[Dataset items]
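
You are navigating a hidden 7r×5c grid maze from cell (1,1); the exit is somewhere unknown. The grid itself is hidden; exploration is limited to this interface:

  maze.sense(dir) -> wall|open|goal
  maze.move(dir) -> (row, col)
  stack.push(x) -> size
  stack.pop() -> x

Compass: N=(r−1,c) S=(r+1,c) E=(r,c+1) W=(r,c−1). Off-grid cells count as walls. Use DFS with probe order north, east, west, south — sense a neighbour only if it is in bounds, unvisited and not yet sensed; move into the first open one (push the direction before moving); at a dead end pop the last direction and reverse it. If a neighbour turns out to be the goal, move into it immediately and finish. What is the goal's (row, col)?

Next I call sense with dir→north, and get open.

I invoke push with x→north, and get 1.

I run move with dir→north, and see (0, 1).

I invoke sense with dir→east, → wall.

Calling sense with dir→west, yielding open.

I call push with x→west, and see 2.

I run move with dir→west, → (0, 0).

I invoke sense with dir→south, and see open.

Calling push with x→south, giving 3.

Invoking move with dir→south, which returns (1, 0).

Then sense with dir→south, : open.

I use push with x→south, yielding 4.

Now I run move with dir→south, and observe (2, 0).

Using sense with dir→east, → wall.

Then sense with dir→south, and observe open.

I use push with x→south, → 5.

I invoke move with dir→south, and observe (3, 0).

Next I call sense with dir→east, and observe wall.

I invoke sense with dir→south, which returns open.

I invoke push with x→south, and see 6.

Then move with dir→south, — result: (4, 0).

I run sense with dir→east, — result: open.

I run push with x→east, giving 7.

I use move with dir→east, giving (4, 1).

Next I call sense with dir→east, which returns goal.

I call move with dir→east, and see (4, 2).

Answer: (4, 2)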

_The task_
The response must consist of the lines above, from the first one through the line containing "stack.pop() -> x", reproduced exactly.

_Answer to the exercise_
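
You are navigating a hidden 7r×5c grid maze from cell (1,1); the exit is somewhere unknown. The grid itself is hidden; exploration is limited to this interface:

  maze.sense(dir) -> wall|open|goal
  maze.move(dir) -> (row, col)
  stack.push(x) -> size
  stack.pop() -> x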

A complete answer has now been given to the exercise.